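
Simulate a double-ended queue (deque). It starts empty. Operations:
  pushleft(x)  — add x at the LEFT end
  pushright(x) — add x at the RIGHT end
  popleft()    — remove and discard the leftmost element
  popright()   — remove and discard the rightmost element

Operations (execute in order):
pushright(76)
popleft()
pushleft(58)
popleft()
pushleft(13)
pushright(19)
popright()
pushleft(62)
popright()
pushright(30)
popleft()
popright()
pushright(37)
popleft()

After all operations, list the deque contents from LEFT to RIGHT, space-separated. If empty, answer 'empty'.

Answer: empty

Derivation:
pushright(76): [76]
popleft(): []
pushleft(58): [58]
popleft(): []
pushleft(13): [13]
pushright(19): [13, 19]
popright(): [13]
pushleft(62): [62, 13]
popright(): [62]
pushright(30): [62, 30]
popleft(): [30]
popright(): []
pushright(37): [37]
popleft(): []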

★ ★ ★ ★

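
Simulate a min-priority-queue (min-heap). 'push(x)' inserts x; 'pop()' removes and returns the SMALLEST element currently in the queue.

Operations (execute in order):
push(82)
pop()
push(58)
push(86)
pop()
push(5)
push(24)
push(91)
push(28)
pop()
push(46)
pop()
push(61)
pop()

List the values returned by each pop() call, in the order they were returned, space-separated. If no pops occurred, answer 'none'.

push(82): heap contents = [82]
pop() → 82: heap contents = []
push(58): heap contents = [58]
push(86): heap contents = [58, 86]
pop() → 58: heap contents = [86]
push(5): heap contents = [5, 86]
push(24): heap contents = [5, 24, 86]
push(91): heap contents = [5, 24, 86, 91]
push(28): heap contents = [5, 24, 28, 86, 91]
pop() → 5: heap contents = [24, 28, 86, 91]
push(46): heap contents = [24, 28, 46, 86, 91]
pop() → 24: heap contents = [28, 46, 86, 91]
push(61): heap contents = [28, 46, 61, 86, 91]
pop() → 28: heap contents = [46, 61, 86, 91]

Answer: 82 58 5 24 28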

★ ★ ★ ★

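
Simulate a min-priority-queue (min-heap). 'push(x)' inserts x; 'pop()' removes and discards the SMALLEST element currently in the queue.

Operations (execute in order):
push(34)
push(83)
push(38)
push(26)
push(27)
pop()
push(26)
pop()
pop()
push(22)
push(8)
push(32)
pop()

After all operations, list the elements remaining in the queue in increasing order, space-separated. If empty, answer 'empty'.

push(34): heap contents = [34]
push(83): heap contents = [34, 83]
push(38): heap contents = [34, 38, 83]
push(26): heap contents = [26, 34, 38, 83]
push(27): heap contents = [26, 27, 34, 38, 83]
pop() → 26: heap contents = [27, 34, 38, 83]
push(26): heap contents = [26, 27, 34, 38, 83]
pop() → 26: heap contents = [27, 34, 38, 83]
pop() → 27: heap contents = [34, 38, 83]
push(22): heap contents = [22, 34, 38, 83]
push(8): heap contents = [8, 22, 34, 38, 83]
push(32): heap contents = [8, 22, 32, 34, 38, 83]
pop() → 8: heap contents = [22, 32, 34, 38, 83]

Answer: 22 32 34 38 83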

★ ★ ★ ★

Find "Simulate" in the preceding records. Copy each line that holds it.

**Exercise answer**
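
Simulate a double-ended queue (deque). It starts empty. Operations:
Simulate a min-priority-queue (min-heap). 'push(x)' inserts x; 'pop()' removes and returns the SMALLEST element currently in the queue.
Simulate a min-priority-queue (min-heap). 'push(x)' inserts x; 'pop()' removes and discards the SMALLEST element currently in the queue.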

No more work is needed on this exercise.